◆ PROBLEM DESCRIPTION ◆
All records below are to be set down exactly, each character intact.

◆ PROVIDED RECORDS ◆
[Start of section]

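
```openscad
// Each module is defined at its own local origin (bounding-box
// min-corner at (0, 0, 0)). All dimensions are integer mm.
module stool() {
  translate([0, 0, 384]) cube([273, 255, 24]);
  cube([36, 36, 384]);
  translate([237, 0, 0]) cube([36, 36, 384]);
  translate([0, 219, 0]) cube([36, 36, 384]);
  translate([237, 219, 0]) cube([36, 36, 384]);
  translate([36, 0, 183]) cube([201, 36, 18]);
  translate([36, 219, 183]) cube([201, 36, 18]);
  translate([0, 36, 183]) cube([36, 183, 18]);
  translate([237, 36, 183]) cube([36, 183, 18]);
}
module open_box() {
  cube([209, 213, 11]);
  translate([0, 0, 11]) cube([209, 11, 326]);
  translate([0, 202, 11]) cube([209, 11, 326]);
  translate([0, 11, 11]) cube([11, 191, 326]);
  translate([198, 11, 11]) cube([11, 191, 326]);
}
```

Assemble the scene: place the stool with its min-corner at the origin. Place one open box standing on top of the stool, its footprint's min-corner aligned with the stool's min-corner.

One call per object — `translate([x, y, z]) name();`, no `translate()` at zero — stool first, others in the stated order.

stool();
translate([0, 0, 408]) open_box();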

[End of section]

◆ SOLUTION TO THE EXERCISE ◆
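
```openscad
// Each module is defined at its own local origin (bounding-box
// min-corner at (0, 0, 0)). All dimensions are integer mm.
module stool() {
  translate([0, 0, 384]) cube([273, 255, 24]);
  cube([36, 36, 384]);
  translate([237, 0, 0]) cube([36, 36, 384]);
  translate([0, 219, 0]) cube([36, 36, 384]);
  translate([237, 219, 0]) cube([36, 36, 384]);
  translate([36, 0, 183]) cube([201, 36, 18]);
  translate([36, 219, 183]) cube([201, 36, 18]);
  translate([0, 36, 183]) cube([36, 183, 18]);
  translate([237, 36, 183]) cube([36, 183, 18]);
}
module open_box() {
  cube([209, 213, 11]);
  translate([0, 0, 11]) cube([209, 11, 326]);
  translate([0, 202, 11]) cube([209, 11, 326]);
  translate([0, 11, 11]) cube([11, 191, 326]);
  translate([198, 11, 11]) cube([11, 191, 326]);
}
```

Assemble the scene: place the stool with its min-corner at the origin. Place one open box standing on top of the stool, its footprint's min-corner aligned with the stool's min-corner.

One call per object — `translate([x, y, z]) name();`, no `translate()` at zero — stool first, others in the stated order.

stool();
translate([0, 0, 408]) open_box();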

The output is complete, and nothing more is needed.